## WORK TO BE COMPLETED
Copy out the entries below exactly as they stand, but only from the line containing "What is the residual at x = 5?" through the line containing "y: -2.5, 0.5, -1, -5".

Collected data:
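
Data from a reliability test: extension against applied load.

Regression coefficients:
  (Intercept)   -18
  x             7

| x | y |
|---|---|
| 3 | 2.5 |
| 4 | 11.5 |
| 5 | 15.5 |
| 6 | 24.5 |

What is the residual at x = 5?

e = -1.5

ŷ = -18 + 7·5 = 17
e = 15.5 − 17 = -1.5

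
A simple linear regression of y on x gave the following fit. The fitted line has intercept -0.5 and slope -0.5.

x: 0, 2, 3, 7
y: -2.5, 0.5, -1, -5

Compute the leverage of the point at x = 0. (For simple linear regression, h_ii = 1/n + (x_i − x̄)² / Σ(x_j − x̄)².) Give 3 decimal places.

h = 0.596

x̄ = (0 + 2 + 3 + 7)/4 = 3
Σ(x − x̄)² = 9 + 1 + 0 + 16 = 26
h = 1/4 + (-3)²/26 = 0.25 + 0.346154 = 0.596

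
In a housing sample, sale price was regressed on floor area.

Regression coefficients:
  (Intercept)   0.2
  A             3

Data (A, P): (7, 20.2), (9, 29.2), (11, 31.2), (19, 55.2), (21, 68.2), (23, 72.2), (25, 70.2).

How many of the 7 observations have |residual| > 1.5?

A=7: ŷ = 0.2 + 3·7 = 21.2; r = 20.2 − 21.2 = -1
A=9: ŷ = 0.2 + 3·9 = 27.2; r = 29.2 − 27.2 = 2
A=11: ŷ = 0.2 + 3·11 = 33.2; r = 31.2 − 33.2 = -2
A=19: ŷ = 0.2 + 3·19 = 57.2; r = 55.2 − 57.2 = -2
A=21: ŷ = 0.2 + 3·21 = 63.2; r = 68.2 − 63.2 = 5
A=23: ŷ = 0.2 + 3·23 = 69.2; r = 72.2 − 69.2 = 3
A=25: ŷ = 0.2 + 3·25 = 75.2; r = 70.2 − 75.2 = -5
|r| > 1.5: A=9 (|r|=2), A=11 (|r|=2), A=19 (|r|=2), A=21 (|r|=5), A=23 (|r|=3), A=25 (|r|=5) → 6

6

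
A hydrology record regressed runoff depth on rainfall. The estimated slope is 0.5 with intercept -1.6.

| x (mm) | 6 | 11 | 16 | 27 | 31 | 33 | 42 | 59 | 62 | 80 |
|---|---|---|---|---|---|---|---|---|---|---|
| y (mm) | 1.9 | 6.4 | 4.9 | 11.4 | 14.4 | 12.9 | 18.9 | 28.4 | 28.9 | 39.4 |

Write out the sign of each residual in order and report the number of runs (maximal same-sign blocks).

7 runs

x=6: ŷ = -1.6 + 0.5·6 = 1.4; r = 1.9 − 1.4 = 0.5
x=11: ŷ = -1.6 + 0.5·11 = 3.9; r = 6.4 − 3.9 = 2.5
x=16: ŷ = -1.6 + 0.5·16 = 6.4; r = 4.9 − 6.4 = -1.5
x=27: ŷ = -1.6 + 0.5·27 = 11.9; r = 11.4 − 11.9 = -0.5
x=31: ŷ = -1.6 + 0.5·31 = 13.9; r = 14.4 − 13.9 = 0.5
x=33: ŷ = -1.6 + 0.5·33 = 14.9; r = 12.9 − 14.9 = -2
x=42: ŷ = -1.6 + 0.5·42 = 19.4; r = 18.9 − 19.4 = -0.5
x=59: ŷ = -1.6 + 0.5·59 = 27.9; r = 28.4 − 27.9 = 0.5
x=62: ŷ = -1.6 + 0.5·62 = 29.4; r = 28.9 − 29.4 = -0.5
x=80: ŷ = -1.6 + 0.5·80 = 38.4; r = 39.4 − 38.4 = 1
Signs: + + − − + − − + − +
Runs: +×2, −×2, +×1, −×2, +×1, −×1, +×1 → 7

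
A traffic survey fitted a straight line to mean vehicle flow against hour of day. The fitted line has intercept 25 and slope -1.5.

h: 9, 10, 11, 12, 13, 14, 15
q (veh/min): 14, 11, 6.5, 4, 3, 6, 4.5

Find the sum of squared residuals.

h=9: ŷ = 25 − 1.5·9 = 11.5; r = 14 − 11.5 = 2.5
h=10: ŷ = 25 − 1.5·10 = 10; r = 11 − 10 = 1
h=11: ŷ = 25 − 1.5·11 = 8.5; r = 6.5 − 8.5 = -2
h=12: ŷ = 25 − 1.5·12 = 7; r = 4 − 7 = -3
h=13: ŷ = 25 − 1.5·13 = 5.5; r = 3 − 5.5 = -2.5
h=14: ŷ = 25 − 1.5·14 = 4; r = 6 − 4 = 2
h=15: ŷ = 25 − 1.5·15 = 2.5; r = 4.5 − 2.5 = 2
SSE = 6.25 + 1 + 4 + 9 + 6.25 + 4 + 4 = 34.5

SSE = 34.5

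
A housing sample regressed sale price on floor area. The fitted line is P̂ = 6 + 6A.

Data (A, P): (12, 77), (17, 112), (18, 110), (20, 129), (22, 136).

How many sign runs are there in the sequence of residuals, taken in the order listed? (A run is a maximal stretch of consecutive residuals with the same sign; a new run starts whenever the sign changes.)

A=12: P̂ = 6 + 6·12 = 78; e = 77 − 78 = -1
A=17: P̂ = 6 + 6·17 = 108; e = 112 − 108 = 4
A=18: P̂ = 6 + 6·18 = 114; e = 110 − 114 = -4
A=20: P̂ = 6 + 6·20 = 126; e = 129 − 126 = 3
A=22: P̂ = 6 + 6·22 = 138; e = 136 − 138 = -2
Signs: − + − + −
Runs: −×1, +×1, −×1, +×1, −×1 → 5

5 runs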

## RESULT OF THE TASK
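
What is the residual at x = 5?

e = -1.5

ŷ = -18 + 7·5 = 17
e = 15.5 − 17 = -1.5

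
A simple linear regression of y on x gave the following fit. The fitted line has intercept -0.5 and slope -0.5.

x: 0, 2, 3, 7
y: -2.5, 0.5, -1, -5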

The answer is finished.